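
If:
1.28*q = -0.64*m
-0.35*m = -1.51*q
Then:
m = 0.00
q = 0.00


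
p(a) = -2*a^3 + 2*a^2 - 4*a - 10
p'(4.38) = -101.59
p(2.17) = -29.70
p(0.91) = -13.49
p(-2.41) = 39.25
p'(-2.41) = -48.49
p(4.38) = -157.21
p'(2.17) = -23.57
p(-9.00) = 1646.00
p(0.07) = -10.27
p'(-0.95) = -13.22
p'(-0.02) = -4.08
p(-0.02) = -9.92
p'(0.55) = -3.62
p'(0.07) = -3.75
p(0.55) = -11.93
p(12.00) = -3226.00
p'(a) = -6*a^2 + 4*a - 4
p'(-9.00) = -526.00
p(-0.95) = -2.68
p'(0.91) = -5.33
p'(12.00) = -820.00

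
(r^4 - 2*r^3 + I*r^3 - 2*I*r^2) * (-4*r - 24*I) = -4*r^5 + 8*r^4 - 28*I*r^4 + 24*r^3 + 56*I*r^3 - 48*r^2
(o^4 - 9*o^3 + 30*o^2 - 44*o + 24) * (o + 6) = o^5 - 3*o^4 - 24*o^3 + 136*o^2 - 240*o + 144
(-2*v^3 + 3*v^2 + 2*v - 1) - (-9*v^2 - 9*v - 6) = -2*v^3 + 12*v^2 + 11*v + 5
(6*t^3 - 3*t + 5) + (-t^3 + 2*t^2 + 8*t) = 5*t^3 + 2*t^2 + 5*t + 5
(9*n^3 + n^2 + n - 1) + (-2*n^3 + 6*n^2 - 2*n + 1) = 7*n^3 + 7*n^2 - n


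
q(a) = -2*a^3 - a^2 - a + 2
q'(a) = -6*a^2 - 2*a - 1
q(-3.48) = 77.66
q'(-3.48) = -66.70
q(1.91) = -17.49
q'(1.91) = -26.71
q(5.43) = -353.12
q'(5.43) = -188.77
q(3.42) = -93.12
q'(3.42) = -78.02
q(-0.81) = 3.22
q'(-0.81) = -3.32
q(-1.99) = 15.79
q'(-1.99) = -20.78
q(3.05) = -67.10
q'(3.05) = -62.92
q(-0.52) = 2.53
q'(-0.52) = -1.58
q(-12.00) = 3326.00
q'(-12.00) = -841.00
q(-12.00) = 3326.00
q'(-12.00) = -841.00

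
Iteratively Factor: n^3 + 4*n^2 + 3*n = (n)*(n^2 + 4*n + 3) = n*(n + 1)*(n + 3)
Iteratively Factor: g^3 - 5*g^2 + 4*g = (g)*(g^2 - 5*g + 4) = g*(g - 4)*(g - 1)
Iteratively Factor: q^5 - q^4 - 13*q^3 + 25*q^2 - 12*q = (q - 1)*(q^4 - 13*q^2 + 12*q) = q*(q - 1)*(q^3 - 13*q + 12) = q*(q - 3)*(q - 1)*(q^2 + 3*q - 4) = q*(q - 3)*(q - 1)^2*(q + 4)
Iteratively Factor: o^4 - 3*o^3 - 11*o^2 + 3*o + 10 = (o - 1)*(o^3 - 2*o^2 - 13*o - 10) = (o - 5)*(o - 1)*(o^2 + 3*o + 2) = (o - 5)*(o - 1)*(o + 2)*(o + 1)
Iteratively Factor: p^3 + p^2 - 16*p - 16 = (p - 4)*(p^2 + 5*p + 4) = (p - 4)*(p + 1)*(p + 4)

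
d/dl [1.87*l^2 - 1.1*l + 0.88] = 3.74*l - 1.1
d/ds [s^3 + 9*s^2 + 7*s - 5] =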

- - - - -

> [ASSIGNMENT]:
Each line holding the word "Iteratively" must be pulled from the records.

> [THE ANSWER]:
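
Iteratively Factor: n^3 + 4*n^2 + 3*n = (n)*(n^2 + 4*n + 3) = n*(n + 1)*(n + 3)
Iteratively Factor: g^3 - 5*g^2 + 4*g = (g)*(g^2 - 5*g + 4) = g*(g - 4)*(g - 1)
Iteratively Factor: q^5 - q^4 - 13*q^3 + 25*q^2 - 12*q = (q - 1)*(q^4 - 13*q^2 + 12*q) = q*(q - 1)*(q^3 - 13*q + 12) = q*(q - 3)*(q - 1)*(q^2 + 3*q - 4) = q*(q - 3)*(q - 1)^2*(q + 4)
Iteratively Factor: o^4 - 3*o^3 - 11*o^2 + 3*o + 10 = (o - 1)*(o^3 - 2*o^2 - 13*o - 10) = (o - 5)*(o - 1)*(o^2 + 3*o + 2) = (o - 5)*(o - 1)*(o + 2)*(o + 1)
Iteratively Factor: p^3 + p^2 - 16*p - 16 = (p - 4)*(p^2 + 5*p + 4) = (p - 4)*(p + 1)*(p + 4)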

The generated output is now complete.